- The task:
Set down, exactly as written, every line from the top of the records below to the line containing "Veda-Gus · Veda-Priya", both ends included, and no others.

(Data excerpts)
· · · · · · ·

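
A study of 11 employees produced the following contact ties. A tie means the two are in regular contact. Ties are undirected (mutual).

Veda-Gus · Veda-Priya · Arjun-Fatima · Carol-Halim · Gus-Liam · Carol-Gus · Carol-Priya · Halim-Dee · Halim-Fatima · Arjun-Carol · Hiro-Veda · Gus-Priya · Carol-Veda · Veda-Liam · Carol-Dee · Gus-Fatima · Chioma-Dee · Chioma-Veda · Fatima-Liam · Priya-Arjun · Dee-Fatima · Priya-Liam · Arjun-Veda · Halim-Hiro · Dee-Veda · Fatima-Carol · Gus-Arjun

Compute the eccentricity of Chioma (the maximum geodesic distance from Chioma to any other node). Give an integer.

2

Distances from Chioma: Arjun:2, Carol:2, Dee:1, Fatima:2, Gus:2, Halim:2, Hiro:2, Liam:2, Priya:2, Veda:1.
The largest is 2 (to Halim, Fatima, Carol, Priya, Gus, Liam, Arjun, and Hiro), so the eccentricity of Chioma is 2.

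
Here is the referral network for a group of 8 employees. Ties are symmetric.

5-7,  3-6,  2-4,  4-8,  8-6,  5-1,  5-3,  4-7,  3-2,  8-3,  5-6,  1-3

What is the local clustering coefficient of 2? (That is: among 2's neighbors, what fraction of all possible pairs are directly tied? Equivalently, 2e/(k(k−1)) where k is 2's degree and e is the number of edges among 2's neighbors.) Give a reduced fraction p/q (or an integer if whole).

2's neighbors: 3 and 4 (k = 2).
Possible neighbor pairs: C(2,2) = 1. Edges among them: none → e = 0.
Clustering(2) = 0/1.

0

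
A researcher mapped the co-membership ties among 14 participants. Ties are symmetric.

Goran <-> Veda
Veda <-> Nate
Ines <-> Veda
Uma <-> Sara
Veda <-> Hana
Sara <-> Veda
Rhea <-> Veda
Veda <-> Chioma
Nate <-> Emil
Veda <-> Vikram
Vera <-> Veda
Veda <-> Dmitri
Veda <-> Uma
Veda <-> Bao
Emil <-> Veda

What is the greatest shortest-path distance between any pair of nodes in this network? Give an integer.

2

Eccentricity of each node (its greatest distance to any other): Bao:2, Chioma:2, Dmitri:2, Emil:2, Goran:2, Hana:2, Ines:2, Nate:2, Rhea:2, Sara:2, Uma:2, Veda:1, Vera:2, Vikram:2.
The maximum eccentricity is 2, realized for instance by the pair Chioma–Vera via Chioma – Veda – Vera. So the diameter is 2.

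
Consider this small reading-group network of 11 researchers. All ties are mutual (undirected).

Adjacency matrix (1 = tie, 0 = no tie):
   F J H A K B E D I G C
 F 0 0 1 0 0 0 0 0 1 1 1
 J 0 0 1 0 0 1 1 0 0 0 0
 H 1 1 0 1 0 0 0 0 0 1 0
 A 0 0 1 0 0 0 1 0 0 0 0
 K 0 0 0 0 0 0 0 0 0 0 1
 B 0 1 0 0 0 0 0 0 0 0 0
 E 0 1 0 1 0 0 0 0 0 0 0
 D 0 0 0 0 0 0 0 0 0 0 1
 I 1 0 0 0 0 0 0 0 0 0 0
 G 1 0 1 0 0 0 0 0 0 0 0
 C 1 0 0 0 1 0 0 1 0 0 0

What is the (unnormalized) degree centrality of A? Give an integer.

2

A is directly tied to E and H. That is 2 neighbors, so the degree of A is 2.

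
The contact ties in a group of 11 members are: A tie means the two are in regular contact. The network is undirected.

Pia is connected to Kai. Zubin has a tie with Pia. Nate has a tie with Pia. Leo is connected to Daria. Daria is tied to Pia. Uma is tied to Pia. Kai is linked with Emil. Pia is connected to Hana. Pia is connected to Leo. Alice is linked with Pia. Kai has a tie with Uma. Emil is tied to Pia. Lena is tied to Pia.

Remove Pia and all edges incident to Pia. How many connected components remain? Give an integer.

Without Pia, the remaining ties split the others into: {Zubin}; {Emil, Kai, Uma}; {Lena}; {Daria, Leo}; {Nate}; {Alice}; {Hana}.
That's 7 separate components.

7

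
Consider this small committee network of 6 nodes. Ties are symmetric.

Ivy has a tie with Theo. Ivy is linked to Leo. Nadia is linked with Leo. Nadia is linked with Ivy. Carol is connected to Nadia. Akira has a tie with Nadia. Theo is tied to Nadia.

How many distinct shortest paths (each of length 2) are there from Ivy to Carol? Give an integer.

1

The shortest distance is 2, and the only length-2 path is Ivy–Nadia–Carol. So there is exactly 1 shortest path.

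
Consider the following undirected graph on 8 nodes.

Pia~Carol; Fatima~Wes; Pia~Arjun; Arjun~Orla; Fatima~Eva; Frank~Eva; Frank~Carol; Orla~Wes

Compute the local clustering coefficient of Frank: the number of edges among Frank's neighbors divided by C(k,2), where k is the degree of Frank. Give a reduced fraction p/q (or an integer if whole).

Frank's neighbors: Carol and Eva (k = 2).
Possible neighbor pairs: C(2,2) = 1. Edges among them: none → e = 0.
Clustering(Frank) = 0/1.

0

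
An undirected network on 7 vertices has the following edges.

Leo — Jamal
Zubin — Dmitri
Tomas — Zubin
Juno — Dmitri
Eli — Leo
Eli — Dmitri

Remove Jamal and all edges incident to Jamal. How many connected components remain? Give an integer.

Jamal's neighbors (Leo) remain reachable from one another through other ties, so the rest of the network stays in one piece.

1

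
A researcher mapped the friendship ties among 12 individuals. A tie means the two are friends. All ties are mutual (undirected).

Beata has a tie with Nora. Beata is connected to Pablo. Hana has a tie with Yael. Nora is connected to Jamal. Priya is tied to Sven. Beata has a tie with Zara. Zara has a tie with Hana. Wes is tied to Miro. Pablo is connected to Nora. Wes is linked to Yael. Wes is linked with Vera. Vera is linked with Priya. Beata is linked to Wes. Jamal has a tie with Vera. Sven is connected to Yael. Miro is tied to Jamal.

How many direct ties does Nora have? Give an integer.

Nora is directly tied to Beata, Jamal, and Pablo. That is 3 neighbors, so the degree of Nora is 3.

3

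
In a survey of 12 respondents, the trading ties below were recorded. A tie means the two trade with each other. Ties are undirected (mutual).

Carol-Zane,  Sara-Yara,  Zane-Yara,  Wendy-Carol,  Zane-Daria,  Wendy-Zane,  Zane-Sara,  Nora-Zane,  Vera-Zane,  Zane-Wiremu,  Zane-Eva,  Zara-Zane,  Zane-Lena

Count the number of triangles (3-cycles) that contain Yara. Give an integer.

Yara's neighbors: Sara and Zane.
Neighbor pairs that are themselves tied: Yara–Sara–Zane. Each forms one triangle with Yara, for 1 in total.

1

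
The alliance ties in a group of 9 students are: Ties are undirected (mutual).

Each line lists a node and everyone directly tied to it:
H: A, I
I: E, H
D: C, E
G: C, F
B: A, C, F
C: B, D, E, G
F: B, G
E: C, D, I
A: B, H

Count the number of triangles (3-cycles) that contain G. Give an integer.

G's neighbors are C and F, but none of them are tied to each other, so no triangle contains G.

0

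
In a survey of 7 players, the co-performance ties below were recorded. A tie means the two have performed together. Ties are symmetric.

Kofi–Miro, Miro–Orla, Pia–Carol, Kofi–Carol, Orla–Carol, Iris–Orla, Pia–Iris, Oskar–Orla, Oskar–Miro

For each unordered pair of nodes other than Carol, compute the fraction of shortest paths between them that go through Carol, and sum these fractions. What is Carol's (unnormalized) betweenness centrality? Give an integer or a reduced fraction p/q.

23/6

Pairs whose geodesics pass through Carol — Iris–Kofi: 2/3; Pia–Kofi: 1; Pia–Miro: 2/3; Pia–Oskar: 1/2; Pia–Orla: 1/2; Kofi–Orla: 1/2.
All other pairs contribute 0.
Summing the contributions gives betweenness(Carol) = 23/6.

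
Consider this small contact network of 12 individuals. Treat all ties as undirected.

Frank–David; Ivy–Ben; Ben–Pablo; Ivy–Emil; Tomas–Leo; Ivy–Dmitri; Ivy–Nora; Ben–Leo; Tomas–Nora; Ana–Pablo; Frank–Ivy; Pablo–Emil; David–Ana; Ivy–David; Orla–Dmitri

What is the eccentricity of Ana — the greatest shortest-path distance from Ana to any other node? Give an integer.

4

Distances from Ana: Ben:2, David:1, Dmitri:3, Emil:2, Frank:2, Ivy:2, Leo:3, Nora:3, Orla:4, Pablo:1, Tomas:4.
The largest is 4 (to Tomas and Orla), so the eccentricity of Ana is 4.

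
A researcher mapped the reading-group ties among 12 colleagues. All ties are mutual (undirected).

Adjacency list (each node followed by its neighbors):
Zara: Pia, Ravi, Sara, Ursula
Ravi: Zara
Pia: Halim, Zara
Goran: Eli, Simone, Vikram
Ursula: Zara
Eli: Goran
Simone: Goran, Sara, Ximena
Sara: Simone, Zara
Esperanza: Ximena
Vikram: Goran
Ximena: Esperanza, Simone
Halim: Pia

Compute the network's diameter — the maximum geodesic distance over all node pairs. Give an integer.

6

Eccentricity of each node (its greatest distance to any other): Eli:6, Esperanza:6, Goran:5, Halim:6, Pia:5, Ravi:5, Sara:3, Simone:4, Ursula:5, Vikram:6, Ximena:5, Zara:4.
The maximum eccentricity is 6, realized for instance by the pair Halim–Esperanza via Halim – Pia – Zara – Sara – Simone – Ximena – Esperanza. So the diameter is 6.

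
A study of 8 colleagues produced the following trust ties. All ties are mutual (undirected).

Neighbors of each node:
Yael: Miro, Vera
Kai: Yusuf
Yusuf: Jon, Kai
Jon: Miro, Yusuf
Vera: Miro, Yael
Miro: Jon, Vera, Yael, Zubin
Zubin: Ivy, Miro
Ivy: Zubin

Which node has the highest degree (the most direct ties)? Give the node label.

Miro

Degrees — Ivy:1, Jon:2, Kai:1, Miro:4, Vera:2, Yael:2, Yusuf:2, Zubin:2.
The maximum is 4, attained only by Miro.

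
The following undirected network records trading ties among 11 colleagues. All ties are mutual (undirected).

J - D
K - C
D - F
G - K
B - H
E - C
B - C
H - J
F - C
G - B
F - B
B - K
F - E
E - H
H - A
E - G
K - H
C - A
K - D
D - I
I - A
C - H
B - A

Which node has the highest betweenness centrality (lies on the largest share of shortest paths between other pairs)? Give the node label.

H

Unnormalized betweenness of each node: A:25/6, B:53/12, C:35/12, D:71/12, E:7/4, F:31/12, G:7/12, H:7, I:1, J:1/2, K:25/6.
H has the largest value, 7, making it the main broker — the node through which the most shortest paths run.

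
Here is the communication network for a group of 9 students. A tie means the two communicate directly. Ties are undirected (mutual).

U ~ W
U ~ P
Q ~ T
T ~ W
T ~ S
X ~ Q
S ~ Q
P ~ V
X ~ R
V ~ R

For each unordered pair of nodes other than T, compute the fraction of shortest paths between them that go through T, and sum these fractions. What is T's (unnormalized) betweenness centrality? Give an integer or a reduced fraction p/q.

Pairs whose geodesics pass through T — X–W: 1; X–U: 1/2; Q–W: 1; Q–U: 1; Q–P: 1/2; S–W: 1; S–U: 1; S–P: 1; W–R: 1/2.
All other pairs contribute 0.
Summing the contributions gives betweenness(T) = 15/2.

15/2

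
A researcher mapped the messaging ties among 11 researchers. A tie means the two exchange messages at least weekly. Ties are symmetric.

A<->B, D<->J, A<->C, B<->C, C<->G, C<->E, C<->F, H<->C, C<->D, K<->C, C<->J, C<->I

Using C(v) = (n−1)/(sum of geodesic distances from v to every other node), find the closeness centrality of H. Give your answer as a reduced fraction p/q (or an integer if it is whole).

Distances from H: A:2, B:2, C:1, D:2, E:2, F:2, G:2, I:2, J:2, K:2. Sum = 19.
n = 11, so closeness = 10/19.

10/19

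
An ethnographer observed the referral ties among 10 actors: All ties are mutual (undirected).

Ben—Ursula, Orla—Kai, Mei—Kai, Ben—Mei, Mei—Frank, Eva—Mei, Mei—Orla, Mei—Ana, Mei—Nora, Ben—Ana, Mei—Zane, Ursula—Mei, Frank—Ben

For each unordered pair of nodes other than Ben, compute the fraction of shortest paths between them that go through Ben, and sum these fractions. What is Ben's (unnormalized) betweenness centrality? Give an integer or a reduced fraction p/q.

3/2

Pairs whose geodesics pass through Ben — Ana–Frank: 1/2; Ana–Ursula: 1/2; Frank–Ursula: 1/2.
All other pairs contribute 0.
Summing the contributions gives betweenness(Ben) = 3/2.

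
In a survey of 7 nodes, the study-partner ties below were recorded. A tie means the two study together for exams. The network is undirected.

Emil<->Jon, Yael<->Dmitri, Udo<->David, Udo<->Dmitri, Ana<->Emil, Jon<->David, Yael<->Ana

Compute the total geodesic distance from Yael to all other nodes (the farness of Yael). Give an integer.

12

Distances from Yael: Ana:1, David:3, Dmitri:1, Emil:2, Jon:3, Udo:2.
Sum = 1 + 3 + 1 + 2 + 3 + 2 = 12.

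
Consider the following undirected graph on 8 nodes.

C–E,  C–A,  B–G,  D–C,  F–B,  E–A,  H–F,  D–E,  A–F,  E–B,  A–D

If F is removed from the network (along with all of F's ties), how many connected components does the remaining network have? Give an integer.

Without F, the remaining ties split the others into: {A, B, C, D, E, G}; {H}.
That's 2 separate components.

2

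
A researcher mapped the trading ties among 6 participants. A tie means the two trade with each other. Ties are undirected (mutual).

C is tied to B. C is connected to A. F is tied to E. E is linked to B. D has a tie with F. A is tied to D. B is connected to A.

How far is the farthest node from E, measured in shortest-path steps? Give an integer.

2

Distances from E: A:2, B:1, C:2, D:2, F:1.
The largest is 2 (to A, C, and D), so the eccentricity of E is 2.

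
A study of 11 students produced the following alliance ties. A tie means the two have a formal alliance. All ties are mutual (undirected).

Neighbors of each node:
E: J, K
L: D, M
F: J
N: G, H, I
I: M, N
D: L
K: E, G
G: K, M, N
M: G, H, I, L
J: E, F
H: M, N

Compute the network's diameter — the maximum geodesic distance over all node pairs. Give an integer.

Eccentricity of each node (its greatest distance to any other): D:7, E:5, F:7, G:4, H:6, I:6, J:6, K:4, L:6, M:5, N:5.
The maximum eccentricity is 7, realized for instance by the pair F–D via F – J – E – K – G – M – L – D. So the diameter is 7.

7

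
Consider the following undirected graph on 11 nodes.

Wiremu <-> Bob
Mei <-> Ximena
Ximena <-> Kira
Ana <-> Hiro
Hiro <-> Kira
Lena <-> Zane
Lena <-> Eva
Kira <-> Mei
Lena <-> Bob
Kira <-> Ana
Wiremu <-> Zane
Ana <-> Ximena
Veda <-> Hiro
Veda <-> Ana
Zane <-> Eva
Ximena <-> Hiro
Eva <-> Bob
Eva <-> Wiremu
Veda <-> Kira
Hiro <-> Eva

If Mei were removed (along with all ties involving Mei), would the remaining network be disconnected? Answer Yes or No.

No

Even without Mei, every remaining node can still reach every other (the residual graph is connected), so Mei is not a cut vertex.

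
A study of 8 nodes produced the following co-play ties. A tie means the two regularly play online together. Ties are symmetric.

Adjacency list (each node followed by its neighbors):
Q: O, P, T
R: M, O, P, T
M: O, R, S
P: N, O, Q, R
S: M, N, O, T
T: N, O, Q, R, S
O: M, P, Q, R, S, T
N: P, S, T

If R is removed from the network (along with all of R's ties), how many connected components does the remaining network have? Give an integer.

1

R's neighbors (M, O, P, and T) remain reachable from one another through other ties, so the rest of the network stays in one piece.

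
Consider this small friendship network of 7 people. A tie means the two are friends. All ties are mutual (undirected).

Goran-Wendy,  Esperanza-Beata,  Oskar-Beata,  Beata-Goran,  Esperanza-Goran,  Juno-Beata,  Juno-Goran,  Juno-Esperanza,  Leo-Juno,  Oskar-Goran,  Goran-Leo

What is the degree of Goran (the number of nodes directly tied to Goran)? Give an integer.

Goran is directly tied to Beata, Esperanza, Juno, Leo, Oskar, and Wendy. That is 6 neighbors, so the degree of Goran is 6.

6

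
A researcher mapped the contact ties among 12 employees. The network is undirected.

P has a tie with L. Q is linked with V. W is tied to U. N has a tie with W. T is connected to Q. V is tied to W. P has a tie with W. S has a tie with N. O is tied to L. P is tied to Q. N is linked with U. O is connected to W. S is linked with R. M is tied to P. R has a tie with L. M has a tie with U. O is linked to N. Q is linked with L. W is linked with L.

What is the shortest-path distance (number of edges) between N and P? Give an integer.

2

One shortest route is N – W – P, which uses 2 edges, and N and P are not directly tied, so nothing shorter exists. So d(N,P) = 2.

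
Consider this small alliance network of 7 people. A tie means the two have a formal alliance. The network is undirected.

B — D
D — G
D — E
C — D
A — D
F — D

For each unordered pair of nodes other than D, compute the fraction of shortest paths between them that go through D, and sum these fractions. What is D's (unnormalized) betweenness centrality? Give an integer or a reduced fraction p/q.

15

Pairs whose geodesics pass through D — C–B: 1; C–A: 1; C–F: 1; C–E: 1; C–G: 1; B–A: 1; B–F: 1; B–E: 1; B–G: 1; A–F: 1; A–E: 1; A–G: 1; F–E: 1; F–G: 1 … (+1 more pairs).
All other pairs contribute 0.
Summing the contributions gives betweenness(D) = 15.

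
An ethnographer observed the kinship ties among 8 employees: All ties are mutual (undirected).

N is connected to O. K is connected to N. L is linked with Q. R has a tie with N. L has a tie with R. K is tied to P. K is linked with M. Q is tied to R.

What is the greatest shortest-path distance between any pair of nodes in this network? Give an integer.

Eccentricity of each node (its greatest distance to any other): K:3, L:4, M:4, N:2, O:3, P:4, Q:4, R:3.
The maximum eccentricity is 4, realized for instance by the pair L–P via L – R – N – K – P. So the diameter is 4.

4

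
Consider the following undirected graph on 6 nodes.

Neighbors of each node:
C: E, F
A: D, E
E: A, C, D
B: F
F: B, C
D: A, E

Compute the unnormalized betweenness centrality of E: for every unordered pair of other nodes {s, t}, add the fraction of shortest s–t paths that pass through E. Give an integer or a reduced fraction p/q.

6

Pairs whose geodesics pass through E — F–A: 1; F–D: 1; B–A: 1; B–D: 1; C–A: 1; C–D: 1.
All other pairs contribute 0.
Summing the contributions gives betweenness(E) = 6.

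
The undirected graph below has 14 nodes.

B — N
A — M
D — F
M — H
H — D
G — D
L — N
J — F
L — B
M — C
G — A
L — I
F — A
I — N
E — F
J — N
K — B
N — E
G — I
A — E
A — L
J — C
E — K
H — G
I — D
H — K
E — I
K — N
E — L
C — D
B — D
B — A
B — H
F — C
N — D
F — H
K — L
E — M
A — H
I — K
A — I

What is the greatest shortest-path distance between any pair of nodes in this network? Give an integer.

Eccentricity of each node (its greatest distance to any other): A:2, B:2, C:3, D:2, E:2, F:2, G:3, H:2, I:2, J:3, K:3, L:3, M:2, N:2.
The maximum eccentricity is 3, realized for instance by the pair K–C via K – E – M – C. So the diameter is 3.

3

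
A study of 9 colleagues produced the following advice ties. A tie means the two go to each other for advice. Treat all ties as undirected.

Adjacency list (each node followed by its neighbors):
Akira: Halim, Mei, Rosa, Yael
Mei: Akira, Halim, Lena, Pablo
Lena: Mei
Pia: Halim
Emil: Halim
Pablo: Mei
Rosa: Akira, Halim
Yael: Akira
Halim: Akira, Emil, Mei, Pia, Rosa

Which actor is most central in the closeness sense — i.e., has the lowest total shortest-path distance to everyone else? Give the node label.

Farness (sum of distances to all others) for each node — Akira:12, Emil:18, Halim:11, Lena:19, Mei:12, Pablo:19, Pia:18, Rosa:16, Yael:19.
The smallest farness is 11, for Halim, so Halim has the highest closeness.

Halim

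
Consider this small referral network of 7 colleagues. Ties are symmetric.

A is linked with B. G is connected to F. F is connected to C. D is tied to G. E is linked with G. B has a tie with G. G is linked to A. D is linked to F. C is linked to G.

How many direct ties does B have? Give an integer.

2

B is directly tied to A and G. That is 2 neighbors, so the degree of B is 2.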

· · · · · · ·

- Answer for this exercise:
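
A study of 11 employees produced the following contact ties. A tie means the two are in regular contact. Ties are undirected (mutual).

Veda-Gus · Veda-Priya · Arjun-Fatima · Carol-Halim · Gus-Liam · Carol-Gus · Carol-Priya · Halim-Dee · Halim-Fatima · Arjun-Carol · Hiro-Veda · Gus-Priya · Carol-Veda · Veda-Liam · Carol-Dee · Gus-Fatima · Chioma-Dee · Chioma-Veda · Fatima-Liam · Priya-Arjun · Dee-Fatima · Priya-Liam · Arjun-Veda · Halim-Hiro · Dee-Veda · Fatima-Carol · Gus-Arjun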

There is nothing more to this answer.